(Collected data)
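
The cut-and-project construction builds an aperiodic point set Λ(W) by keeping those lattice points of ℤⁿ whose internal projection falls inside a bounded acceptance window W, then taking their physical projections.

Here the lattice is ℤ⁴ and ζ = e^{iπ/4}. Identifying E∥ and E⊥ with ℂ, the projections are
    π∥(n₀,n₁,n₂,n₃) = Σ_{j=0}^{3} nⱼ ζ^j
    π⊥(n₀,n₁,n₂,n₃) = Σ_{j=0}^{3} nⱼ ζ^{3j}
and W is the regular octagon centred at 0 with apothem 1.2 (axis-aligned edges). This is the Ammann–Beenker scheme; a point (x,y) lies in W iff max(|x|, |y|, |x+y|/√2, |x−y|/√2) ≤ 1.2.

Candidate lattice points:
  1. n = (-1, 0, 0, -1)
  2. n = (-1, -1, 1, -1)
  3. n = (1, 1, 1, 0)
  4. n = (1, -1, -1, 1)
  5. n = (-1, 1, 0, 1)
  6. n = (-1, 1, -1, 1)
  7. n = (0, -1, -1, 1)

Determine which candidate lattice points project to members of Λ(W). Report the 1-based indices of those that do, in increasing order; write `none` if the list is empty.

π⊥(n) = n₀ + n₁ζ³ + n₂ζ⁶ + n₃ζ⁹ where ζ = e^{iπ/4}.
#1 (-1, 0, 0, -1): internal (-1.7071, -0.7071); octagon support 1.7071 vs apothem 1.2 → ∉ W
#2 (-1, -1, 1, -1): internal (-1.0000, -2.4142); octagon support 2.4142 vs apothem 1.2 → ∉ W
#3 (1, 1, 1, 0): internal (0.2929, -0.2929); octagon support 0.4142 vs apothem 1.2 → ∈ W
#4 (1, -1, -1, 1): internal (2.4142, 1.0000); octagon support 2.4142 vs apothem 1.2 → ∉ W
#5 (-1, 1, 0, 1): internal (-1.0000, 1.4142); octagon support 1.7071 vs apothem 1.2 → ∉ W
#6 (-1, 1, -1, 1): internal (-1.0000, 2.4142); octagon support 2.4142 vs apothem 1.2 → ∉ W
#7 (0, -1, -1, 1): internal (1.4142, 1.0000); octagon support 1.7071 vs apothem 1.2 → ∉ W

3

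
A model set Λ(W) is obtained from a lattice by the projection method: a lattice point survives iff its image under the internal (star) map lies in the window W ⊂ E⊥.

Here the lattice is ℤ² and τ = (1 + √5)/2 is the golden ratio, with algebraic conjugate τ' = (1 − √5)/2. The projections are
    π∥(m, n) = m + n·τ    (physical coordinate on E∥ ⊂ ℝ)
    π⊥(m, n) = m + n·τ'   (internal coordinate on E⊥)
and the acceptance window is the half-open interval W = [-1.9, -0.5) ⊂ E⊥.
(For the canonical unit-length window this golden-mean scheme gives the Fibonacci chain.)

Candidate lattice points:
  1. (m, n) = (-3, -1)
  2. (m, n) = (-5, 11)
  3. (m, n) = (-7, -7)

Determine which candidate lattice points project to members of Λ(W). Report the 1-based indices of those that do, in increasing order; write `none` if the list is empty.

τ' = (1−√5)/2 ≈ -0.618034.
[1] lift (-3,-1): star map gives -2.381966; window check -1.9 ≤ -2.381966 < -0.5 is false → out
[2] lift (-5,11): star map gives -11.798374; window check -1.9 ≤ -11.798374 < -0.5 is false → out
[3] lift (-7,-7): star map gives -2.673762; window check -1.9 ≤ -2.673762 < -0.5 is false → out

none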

### WHAT YOU HAVE TO DO
Would you print, exactly as written, every line above from the one holding "1. n = (-1, 0, 0, -1)" through the one holding "(For the canonical", with both included and no other lines?

### ANSWER FOR THE TASK
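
  1. n = (-1, 0, 0, -1)
  2. n = (-1, -1, 1, -1)
  3. n = (1, 1, 1, 0)
  4. n = (1, -1, -1, 1)
  5. n = (-1, 1, 0, 1)
  6. n = (-1, 1, -1, 1)
  7. n = (0, -1, -1, 1)

Determine which candidate lattice points project to members of Λ(W). Report the 1-based indices of those that do, in increasing order; write `none` if the list is empty.

π⊥(n) = n₀ + n₁ζ³ + n₂ζ⁶ + n₃ζ⁹ where ζ = e^{iπ/4}.
#1 (-1, 0, 0, -1): internal (-1.7071, -0.7071); octagon support 1.7071 vs apothem 1.2 → ∉ W
#2 (-1, -1, 1, -1): internal (-1.0000, -2.4142); octagon support 2.4142 vs apothem 1.2 → ∉ W
#3 (1, 1, 1, 0): internal (0.2929, -0.2929); octagon support 0.4142 vs apothem 1.2 → ∈ W
#4 (1, -1, -1, 1): internal (2.4142, 1.0000); octagon support 2.4142 vs apothem 1.2 → ∉ W
#5 (-1, 1, 0, 1): internal (-1.0000, 1.4142); octagon support 1.7071 vs apothem 1.2 → ∉ W
#6 (-1, 1, -1, 1): internal (-1.0000, 2.4142); octagon support 2.4142 vs apothem 1.2 → ∉ W
#7 (0, -1, -1, 1): internal (1.4142, 1.0000); octagon support 1.7071 vs apothem 1.2 → ∉ W

3

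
A model set Λ(W) is obtained from a lattice by the projection method: a lattice point survives iff its image under the internal (star) map lies in the window W ⊂ E⊥.

Here the lattice is ℤ² and τ = (1 + √5)/2 is the golden ratio, with algebraic conjugate τ' = (1 − √5)/2. The projections are
    π∥(m, n) = m + n·τ    (physical coordinate on E∥ ⊂ ℝ)
    π⊥(m, n) = m + n·τ'   (internal coordinate on E⊥)
and the acceptance window is the half-open interval W = [-1.9, -0.5) ⊂ E⊥.
(For the canonical unit-length window this golden-mean scheme gives the Fibonacci chain.)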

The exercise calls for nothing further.